TASK INSTRUCTIONS
What is needed is the whole of the data, set down exactly.

EXERCISE DATA
┌──

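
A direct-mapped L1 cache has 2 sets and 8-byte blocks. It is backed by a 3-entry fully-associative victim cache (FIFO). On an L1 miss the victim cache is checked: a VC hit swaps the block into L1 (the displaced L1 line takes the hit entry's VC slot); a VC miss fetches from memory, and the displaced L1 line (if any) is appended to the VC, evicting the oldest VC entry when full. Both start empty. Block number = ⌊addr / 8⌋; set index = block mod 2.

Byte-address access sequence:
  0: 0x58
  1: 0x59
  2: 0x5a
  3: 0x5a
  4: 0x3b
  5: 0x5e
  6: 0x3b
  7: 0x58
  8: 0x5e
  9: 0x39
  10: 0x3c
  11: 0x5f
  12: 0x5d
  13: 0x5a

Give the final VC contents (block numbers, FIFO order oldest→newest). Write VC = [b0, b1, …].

  [0] addr=0x58 blk=11 s=1: MISS | VC []
  [1] addr=0x59 blk=11 s=1: L1-HIT | VC []
  [2] addr=0x5a blk=11 s=1: L1-HIT | VC []
  [3] addr=0x5a blk=11 s=1: L1-HIT | VC []
  [4] addr=0x3b blk=7 s=1: MISS | VC [11]
  [5] addr=0x5e blk=11 s=1: VC-HIT | VC [7]
  [6] addr=0x3b blk=7 s=1: VC-HIT | VC [11]
  [7] addr=0x58 blk=11 s=1: VC-HIT | VC [7]
  [8] addr=0x5e blk=11 s=1: L1-HIT | VC [7]
  [9] addr=0x39 blk=7 s=1: VC-HIT | VC [11]
  [10] addr=0x3c blk=7 s=1: L1-HIT | VC [11]
  [11] addr=0x5f blk=11 s=1: VC-HIT | VC [7]
  [12] addr=0x5d blk=11 s=1: L1-HIT | VC [7]
  [13] addr=0x5a blk=11 s=1: L1-HIT | VC [7]

VC = [7]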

└──

RESULT
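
A direct-mapped L1 cache has 2 sets and 8-byte blocks. It is backed by a 3-entry fully-associative victim cache (FIFO). On an L1 miss the victim cache is checked: a VC hit swaps the block into L1 (the displaced L1 line takes the hit entry's VC slot); a VC miss fetches from memory, and the displaced L1 line (if any) is appended to the VC, evicting the oldest VC entry when full. Both start empty. Block number = ⌊addr / 8⌋; set index = block mod 2.

Byte-address access sequence:
  0: 0x58
  1: 0x59
  2: 0x5a
  3: 0x5a
  4: 0x3b
  5: 0x5e
  6: 0x3b
  7: 0x58
  8: 0x5e
  9: 0x39
  10: 0x3c
  11: 0x5f
  12: 0x5d
  13: 0x5a

Give the final VC contents (block numbers, FIFO order oldest→newest). Write VC = [b0, b1, …].

  [0] addr=0x58 blk=11 s=1: MISS | VC []
  [1] addr=0x59 blk=11 s=1: L1-HIT | VC []
  [2] addr=0x5a blk=11 s=1: L1-HIT | VC []
  [3] addr=0x5a blk=11 s=1: L1-HIT | VC []
  [4] addr=0x3b blk=7 s=1: MISS | VC [11]
  [5] addr=0x5e blk=11 s=1: VC-HIT | VC [7]
  [6] addr=0x3b blk=7 s=1: VC-HIT | VC [11]
  [7] addr=0x58 blk=11 s=1: VC-HIT | VC [7]
  [8] addr=0x5e blk=11 s=1: L1-HIT | VC [7]
  [9] addr=0x39 blk=7 s=1: VC-HIT | VC [11]
  [10] addr=0x3c blk=7 s=1: L1-HIT | VC [11]
  [11] addr=0x5f blk=11 s=1: VC-HIT | VC [7]
  [12] addr=0x5d blk=11 s=1: L1-HIT | VC [7]
  [13] addr=0x5a blk=11 s=1: L1-HIT | VC [7]

VC = [7]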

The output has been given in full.